(Source records)

======

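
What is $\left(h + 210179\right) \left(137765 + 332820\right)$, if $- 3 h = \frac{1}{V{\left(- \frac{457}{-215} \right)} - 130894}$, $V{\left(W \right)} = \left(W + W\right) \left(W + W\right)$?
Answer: $\frac{1795086367079496571955}{18149219262} \approx 9.8907 \cdot 10^{10}$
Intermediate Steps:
$V{\left(W \right)} = 4 W^{2}$ ($V{\left(W \right)} = 2 W 2 W = 4 W^{2}$)
$h = \frac{46225}{18149219262}$ ($h = - \frac{1}{3 \left(4 \left(- \frac{457}{-215}\right)^{2} - 130894\right)} = - \frac{1}{3 \left(4 \left(\left(-457\right) \left(- \frac{1}{215}\right)\right)^{2} - 130894\right)} = - \frac{1}{3 \left(4 \left(\frac{457}{215}\right)^{2} - 130894\right)} = - \frac{1}{3 \left(4 \cdot \frac{208849}{46225} - 130894\right)} = - \frac{1}{3 \left(\frac{835396}{46225} - 130894\right)} = - \frac{1}{3 \left(- \frac{6049739754}{46225}\right)} = \left(- \frac{1}{3}\right) \left(- \frac{46225}{6049739754}\right) = \frac{46225}{18149219262} \approx 2.5469 \cdot 10^{-6}$)
$\left(h + 210179\right) \left(137765 + 332820\right) = \left(\frac{46225}{18149219262} + 210179\right) \left(137765 + 332820\right) = \frac{3814584755314123}{18149219262} \cdot 470585 = \frac{1795086367079496571955}{18149219262}$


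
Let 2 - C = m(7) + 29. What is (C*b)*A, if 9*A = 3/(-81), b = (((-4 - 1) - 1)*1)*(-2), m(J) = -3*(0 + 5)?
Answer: 16/27 ≈ 0.59259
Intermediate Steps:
m(J) = -15 (m(J) = -3*5 = -15)
b = 12 (b = ((-5 - 1)*1)*(-2) = -6*1*(-2) = -6*(-2) = 12)
A = -1/243 (A = (3/(-81))/9 = (3*(-1/81))/9 = (⅑)*(-1/27) = -1/243 ≈ -0.0041152)
C = -12 (C = 2 - (-15 + 29) = 2 - 1*14 = 2 - 14 = -12)
(C*b)*A = -12*12*(-1/243) = -144*(-1/243) = 16/27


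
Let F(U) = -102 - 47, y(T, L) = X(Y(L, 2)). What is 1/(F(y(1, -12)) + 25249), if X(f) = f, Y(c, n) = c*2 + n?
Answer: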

======

■ **EXERCISE DESCRIPTION**: Repeat all of the data exactly as given.

■ **ANSWER TO THIS EXERCISE**:
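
What is $\left(h + 210179\right) \left(137765 + 332820\right)$, if $- 3 h = \frac{1}{V{\left(- \frac{457}{-215} \right)} - 130894}$, $V{\left(W \right)} = \left(W + W\right) \left(W + W\right)$?
Answer: $\frac{1795086367079496571955}{18149219262} \approx 9.8907 \cdot 10^{10}$
Intermediate Steps:
$V{\left(W \right)} = 4 W^{2}$ ($V{\left(W \right)} = 2 W 2 W = 4 W^{2}$)
$h = \frac{46225}{18149219262}$ ($h = - \frac{1}{3 \left(4 \left(- \frac{457}{-215}\right)^{2} - 130894\right)} = - \frac{1}{3 \left(4 \left(\left(-457\right) \left(- \frac{1}{215}\right)\right)^{2} - 130894\right)} = - \frac{1}{3 \left(4 \left(\frac{457}{215}\right)^{2} - 130894\right)} = - \frac{1}{3 \left(4 \cdot \frac{208849}{46225} - 130894\right)} = - \frac{1}{3 \left(\frac{835396}{46225} - 130894\right)} = - \frac{1}{3 \left(- \frac{6049739754}{46225}\right)} = \left(- \frac{1}{3}\right) \left(- \frac{46225}{6049739754}\right) = \frac{46225}{18149219262} \approx 2.5469 \cdot 10^{-6}$)
$\left(h + 210179\right) \left(137765 + 332820\right) = \left(\frac{46225}{18149219262} + 210179\right) \left(137765 + 332820\right) = \frac{3814584755314123}{18149219262} \cdot 470585 = \frac{1795086367079496571955}{18149219262}$


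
Let 2 - C = m(7) + 29. What is (C*b)*A, if 9*A = 3/(-81), b = (((-4 - 1) - 1)*1)*(-2), m(J) = -3*(0 + 5)?
Answer: 16/27 ≈ 0.59259
Intermediate Steps:
m(J) = -15 (m(J) = -3*5 = -15)
b = 12 (b = ((-5 - 1)*1)*(-2) = -6*1*(-2) = -6*(-2) = 12)
A = -1/243 (A = (3/(-81))/9 = (3*(-1/81))/9 = (⅑)*(-1/27) = -1/243 ≈ -0.0041152)
C = -12 (C = 2 - (-15 + 29) = 2 - 1*14 = 2 - 14 = -12)
(C*b)*A = -12*12*(-1/243) = -144*(-1/243) = 16/27


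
Let F(U) = -102 - 47, y(T, L) = X(Y(L, 2)). What is 1/(F(y(1, -12)) + 25249), if X(f) = f, Y(c, n) = c*2 + n?
Answer: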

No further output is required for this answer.